## [Material provided]
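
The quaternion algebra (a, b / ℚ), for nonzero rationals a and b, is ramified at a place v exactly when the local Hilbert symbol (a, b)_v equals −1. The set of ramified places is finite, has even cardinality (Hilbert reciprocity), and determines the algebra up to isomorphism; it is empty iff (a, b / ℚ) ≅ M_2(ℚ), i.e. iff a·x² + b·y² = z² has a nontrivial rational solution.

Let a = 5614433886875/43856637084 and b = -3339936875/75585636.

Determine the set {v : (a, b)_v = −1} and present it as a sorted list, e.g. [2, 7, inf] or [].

(a, b) ≡ (429, -11) mod (ℚ^×)²; places V = {2, 3, 5, 7, 11, 13, 17, 23, 41, ∞}.
(a,b)_3: α=-13, u≡2; β=-6, v≡1 (mod 3); (2|3)=-1, (1|3)=+1; sign (−1)^0·-1^-6·+1^-13 = +1.
(a,b)_∞: sgn(429)=+, sgn(-11)=−, so +1.
(a,b)_7: α=0, u≡2; β=-2, v≡6 (mod 7); (2|7)=+1, (6|7)=-1; sign (−1)^0·+1^-2·-1^0 = +1.
(a,b)_23: α=-2, u≡10; β=-2, v≡18 (mod 23); (10|23)=-1, (18|23)=+1; sign (−1)^0·-1^-2·+1^-2 = +1.
(a,b)_41: α=4, u≡29; β=2, v≡27 (mod 41); (29|41)=-1, (27|41)=-1; sign (−1)^0·-1^2·-1^4 = +1.
(a,b)_2: α=-2, β=-2; u≡5, v≡5 (mod 8); ε(u)ε(v)=0·0, αω(v)=-2·1, βω(u)=-2·1; sum ≡ 0  ⇒  +1.
(a,b)_5: α=4, u≡1; β=4, v≡1 (mod 5); (1|5)=+1, (1|5)=+1; sign (−1)^0·+1^4·+1^4 = +1.
(a,b)_13: α=-1, u≡2; β=0, v≡7 (mod 13); (2|13)=-1, (7|13)=-1; sign (−1)^0·-1^0·-1^-1 = -1.
(a,b)_11: α=1, u≡6; β=1, v≡2 (mod 11); (6|11)=-1, (2|11)=-1; sign (−1)^1·-1^1·-1^1 = -1.
(a,b)_17: α=2, u≡4; β=2, v≡10 (mod 17); (4|17)=+1, (10|17)=-1; sign (−1)^0·+1^2·-1^2 = +1.
Ram(429, -11) = {11, 13}; no ℚ_11-point on the conic.

[11, 13]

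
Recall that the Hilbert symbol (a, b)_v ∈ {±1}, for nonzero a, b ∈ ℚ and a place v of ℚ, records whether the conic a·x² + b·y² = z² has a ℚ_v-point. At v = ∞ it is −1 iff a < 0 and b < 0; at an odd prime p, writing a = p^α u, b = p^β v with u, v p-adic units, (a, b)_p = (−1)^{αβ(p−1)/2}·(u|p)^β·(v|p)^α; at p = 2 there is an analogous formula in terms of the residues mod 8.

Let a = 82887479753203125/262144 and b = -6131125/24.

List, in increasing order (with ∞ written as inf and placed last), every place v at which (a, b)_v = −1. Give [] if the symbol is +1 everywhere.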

## [Task description]
Type the data again exactly. Leave nothing out.

## [Result]
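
The quaternion algebra (a, b / ℚ), for nonzero rationals a and b, is ramified at a place v exactly when the local Hilbert symbol (a, b)_v equals −1. The set of ramified places is finite, has even cardinality (Hilbert reciprocity), and determines the algebra up to isomorphism; it is empty iff (a, b / ℚ) ≅ M_2(ℚ), i.e. iff a·x² + b·y² = z² has a nontrivial rational solution.

Let a = 5614433886875/43856637084 and b = -3339936875/75585636.

Determine the set {v : (a, b)_v = −1} and present it as a sorted list, e.g. [2, 7, inf] or [].

(a, b) ≡ (429, -11) mod (ℚ^×)²; places V = {2, 3, 5, 7, 11, 13, 17, 23, 41, ∞}.
(a,b)_3: α=-13, u≡2; β=-6, v≡1 (mod 3); (2|3)=-1, (1|3)=+1; sign (−1)^0·-1^-6·+1^-13 = +1.
(a,b)_∞: sgn(429)=+, sgn(-11)=−, so +1.
(a,b)_7: α=0, u≡2; β=-2, v≡6 (mod 7); (2|7)=+1, (6|7)=-1; sign (−1)^0·+1^-2·-1^0 = +1.
(a,b)_23: α=-2, u≡10; β=-2, v≡18 (mod 23); (10|23)=-1, (18|23)=+1; sign (−1)^0·-1^-2·+1^-2 = +1.
(a,b)_41: α=4, u≡29; β=2, v≡27 (mod 41); (29|41)=-1, (27|41)=-1; sign (−1)^0·-1^2·-1^4 = +1.
(a,b)_2: α=-2, β=-2; u≡5, v≡5 (mod 8); ε(u)ε(v)=0·0, αω(v)=-2·1, βω(u)=-2·1; sum ≡ 0  ⇒  +1.
(a,b)_5: α=4, u≡1; β=4, v≡1 (mod 5); (1|5)=+1, (1|5)=+1; sign (−1)^0·+1^4·+1^4 = +1.
(a,b)_13: α=-1, u≡2; β=0, v≡7 (mod 13); (2|13)=-1, (7|13)=-1; sign (−1)^0·-1^0·-1^-1 = -1.
(a,b)_11: α=1, u≡6; β=1, v≡2 (mod 11); (6|11)=-1, (2|11)=-1; sign (−1)^1·-1^1·-1^1 = -1.
(a,b)_17: α=2, u≡4; β=2, v≡10 (mod 17); (4|17)=+1, (10|17)=-1; sign (−1)^0·+1^2·-1^2 = +1.
Ram(429, -11) = {11, 13}; no ℚ_11-point on the conic.

[11, 13]

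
Recall that the Hilbert symbol (a, b)_v ∈ {±1}, for nonzero a, b ∈ ℚ and a place v of ℚ, records whether the conic a·x² + b·y² = z² has a ℚ_v-point. At v = ∞ it is −1 iff a < 0 and b < 0; at an odd prime p, writing a = p^α u, b = p^β v with u, v p-adic units, (a, b)_p = (−1)^{αβ(p−1)/2}·(u|p)^β·(v|p)^α; at p = 2 there is an analogous formula in terms of the residues mod 8.

Let a = 82887479753203125/262144 and b = -6131125/24.

List, in increasing order (with ∞ written as inf and placed last), every place v at which (a, b)_v = −1. Give [] if the symbol is +1 everywhere.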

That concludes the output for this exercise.